• **What is needed**:
Copy out each line of the data that holds the string "uses".
━━━ Data provided
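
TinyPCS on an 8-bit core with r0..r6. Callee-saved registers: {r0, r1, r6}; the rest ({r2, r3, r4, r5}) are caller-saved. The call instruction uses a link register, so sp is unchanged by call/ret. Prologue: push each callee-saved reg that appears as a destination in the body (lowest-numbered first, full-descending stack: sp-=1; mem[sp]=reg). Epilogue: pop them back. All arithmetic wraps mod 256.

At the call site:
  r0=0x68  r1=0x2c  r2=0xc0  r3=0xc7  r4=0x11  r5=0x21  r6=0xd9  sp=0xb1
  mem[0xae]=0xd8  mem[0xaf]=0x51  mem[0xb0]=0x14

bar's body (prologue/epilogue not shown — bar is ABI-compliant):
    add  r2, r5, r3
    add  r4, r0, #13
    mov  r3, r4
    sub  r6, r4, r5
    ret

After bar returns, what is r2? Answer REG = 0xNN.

REG = 0xe8

prologue: push r6 → mem[0xb0]=0xd9, sp=0xb0
body[0] add  r2, r5, r3 → r2=0xe8
body[1] add  r4, r0, #13 → r4=0x75
body[2] mov  r3, r4 → r3=0x75
body[3] sub  r6, r4, r5 → r6=0x54
epilogue: pop r6=0xd9, sp=0xb1
r2 is caller-saved → body value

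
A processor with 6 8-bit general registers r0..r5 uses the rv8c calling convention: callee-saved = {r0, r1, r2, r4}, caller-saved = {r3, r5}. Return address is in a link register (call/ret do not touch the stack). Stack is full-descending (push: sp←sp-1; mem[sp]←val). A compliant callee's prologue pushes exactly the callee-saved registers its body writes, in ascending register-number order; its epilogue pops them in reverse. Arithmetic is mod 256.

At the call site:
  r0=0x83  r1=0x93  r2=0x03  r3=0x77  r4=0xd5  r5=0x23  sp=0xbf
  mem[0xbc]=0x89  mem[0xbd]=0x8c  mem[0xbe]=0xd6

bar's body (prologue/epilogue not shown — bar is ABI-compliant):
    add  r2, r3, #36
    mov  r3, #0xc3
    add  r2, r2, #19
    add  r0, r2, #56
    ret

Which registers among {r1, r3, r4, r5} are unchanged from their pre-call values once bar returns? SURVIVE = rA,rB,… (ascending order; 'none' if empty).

SURVIVE = r1,r4,r5

prologue: push r0 → mem[0xbe]=0x83, sp=0xbe
prologue: push r2 → mem[0xbd]=0x03, sp=0xbd
body[0] add  r2, r3, #36 → r2=0x9b
body[1] mov  r3, #0xc3 → r3=0xc3
body[2] add  r2, r2, #19 → r2=0xae
body[3] add  r0, r2, #56 → r0=0xe6
epilogue: pop r2=0x03, sp=0xbe
epilogue: pop r0=0x83, sp=0xbf
r1: callee-saved, written=False
r3: caller-saved, written=True
r4: callee-saved, written=False
r5: caller-saved, written=False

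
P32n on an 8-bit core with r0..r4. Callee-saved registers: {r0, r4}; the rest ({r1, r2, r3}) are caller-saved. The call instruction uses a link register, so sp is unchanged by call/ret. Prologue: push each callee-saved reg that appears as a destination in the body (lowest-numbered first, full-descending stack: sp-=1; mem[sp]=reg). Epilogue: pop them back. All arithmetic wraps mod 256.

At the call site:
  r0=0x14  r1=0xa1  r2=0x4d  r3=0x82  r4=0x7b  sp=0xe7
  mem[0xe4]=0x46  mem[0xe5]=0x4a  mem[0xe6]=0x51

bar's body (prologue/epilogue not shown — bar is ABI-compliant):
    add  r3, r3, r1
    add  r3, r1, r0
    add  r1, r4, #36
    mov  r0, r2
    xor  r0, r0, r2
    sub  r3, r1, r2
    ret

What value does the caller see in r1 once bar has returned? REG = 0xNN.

prologue: push r0 -> mem[0xe6]=0x14, sp=0xe6
body[0] add  r3, r3, r1 -> r3=0x23
body[1] add  r3, r1, r0 -> r3=0xb5
body[2] add  r1, r4, #36 -> r1=0x9f
body[3] mov  r0, r2 -> r0=0x4d
body[4] xor  r0, r0, r2 -> r0=0x00
body[5] sub  r3, r1, r2 -> r3=0x52
epilogue: pop r0=0x14, sp=0xe7
r1 is caller-saved -> body value

REG = 0x9f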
━━━━━━
• **Solution for this task**:
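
TinyPCS on an 8-bit core with r0..r6. Callee-saved registers: {r0, r1, r6}; the rest ({r2, r3, r4, r5}) are caller-saved. The call instruction uses a link register, so sp is unchanged by call/ret. Prologue: push each callee-saved reg that appears as a destination in the body (lowest-numbered first, full-descending stack: sp-=1; mem[sp]=reg). Epilogue: pop them back. All arithmetic wraps mod 256.
A processor with 6 8-bit general registers r0..r5 uses the rv8c calling convention: callee-saved = {r0, r1, r2, r4}, caller-saved = {r3, r5}. Return address is in a link register (call/ret do not touch the stack). Stack is full-descending (push: sp←sp-1; mem[sp]←val). A compliant callee's prologue pushes exactly the callee-saved registers its body writes, in ascending register-number order; its epilogue pops them in reverse. Arithmetic is mod 256.
P32n on an 8-bit core with r0..r4. Callee-saved registers: {r0, r4}; the rest ({r1, r2, r3}) are caller-saved. The call instruction uses a link register, so sp is unchanged by call/ret. Prologue: push each callee-saved reg that appears as a destination in the body (lowest-numbered first, full-descending stack: sp-=1; mem[sp]=reg). Epilogue: pop them back. All arithmetic wraps mod 256.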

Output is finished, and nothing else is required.